→ Task material
"""
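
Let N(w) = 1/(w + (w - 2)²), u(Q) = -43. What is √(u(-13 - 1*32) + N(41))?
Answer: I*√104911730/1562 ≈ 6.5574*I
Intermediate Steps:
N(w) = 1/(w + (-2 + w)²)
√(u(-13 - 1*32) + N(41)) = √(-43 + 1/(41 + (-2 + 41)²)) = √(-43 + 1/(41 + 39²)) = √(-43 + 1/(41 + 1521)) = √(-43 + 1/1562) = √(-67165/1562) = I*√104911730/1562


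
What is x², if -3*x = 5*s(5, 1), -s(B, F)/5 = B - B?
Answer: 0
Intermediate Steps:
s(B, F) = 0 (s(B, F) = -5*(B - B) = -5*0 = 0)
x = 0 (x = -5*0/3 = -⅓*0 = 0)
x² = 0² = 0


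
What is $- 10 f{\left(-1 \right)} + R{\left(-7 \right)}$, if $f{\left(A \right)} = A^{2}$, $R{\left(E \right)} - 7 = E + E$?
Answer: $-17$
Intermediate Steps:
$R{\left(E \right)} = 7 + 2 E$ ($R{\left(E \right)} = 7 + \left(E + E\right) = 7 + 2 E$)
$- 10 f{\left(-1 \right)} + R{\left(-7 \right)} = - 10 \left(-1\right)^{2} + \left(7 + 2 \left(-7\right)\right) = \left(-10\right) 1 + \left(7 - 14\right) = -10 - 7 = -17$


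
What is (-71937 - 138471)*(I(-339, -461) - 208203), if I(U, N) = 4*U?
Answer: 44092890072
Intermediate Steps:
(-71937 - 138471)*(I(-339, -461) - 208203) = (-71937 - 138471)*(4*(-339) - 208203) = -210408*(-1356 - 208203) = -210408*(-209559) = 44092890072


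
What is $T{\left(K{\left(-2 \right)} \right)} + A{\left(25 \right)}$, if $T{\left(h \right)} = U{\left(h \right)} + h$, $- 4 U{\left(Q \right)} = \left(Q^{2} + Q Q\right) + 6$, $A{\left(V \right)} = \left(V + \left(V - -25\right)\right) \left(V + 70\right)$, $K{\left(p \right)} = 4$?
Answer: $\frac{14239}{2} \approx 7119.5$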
"""
"""
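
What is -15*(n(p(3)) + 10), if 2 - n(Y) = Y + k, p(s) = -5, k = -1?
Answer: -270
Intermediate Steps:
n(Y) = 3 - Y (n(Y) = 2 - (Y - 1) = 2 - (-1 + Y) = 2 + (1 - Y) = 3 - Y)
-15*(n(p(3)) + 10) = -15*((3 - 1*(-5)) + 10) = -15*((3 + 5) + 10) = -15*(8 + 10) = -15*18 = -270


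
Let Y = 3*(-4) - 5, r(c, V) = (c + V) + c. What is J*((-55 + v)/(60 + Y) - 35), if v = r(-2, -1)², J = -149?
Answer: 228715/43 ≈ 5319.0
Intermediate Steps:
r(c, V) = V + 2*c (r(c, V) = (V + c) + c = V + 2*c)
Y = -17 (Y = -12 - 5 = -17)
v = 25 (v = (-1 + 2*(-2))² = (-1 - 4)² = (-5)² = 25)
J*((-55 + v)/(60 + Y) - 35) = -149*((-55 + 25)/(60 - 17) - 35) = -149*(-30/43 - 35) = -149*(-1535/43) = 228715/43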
"""
"""
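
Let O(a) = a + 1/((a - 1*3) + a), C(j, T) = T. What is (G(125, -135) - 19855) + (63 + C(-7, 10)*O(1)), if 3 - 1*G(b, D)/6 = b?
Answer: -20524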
"""
→ What to do
Reproduce all lines from the records above that include the word "Answer".

→ Output of the exercise
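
Answer: I*√104911730/1562 ≈ 6.5574*I
Answer: 0
Answer: $-17$
Answer: 44092890072
Answer: $\frac{14239}{2} \approx 7119.5$
Answer: -270
Answer: 228715/43 ≈ 5319.0
Answer: -20524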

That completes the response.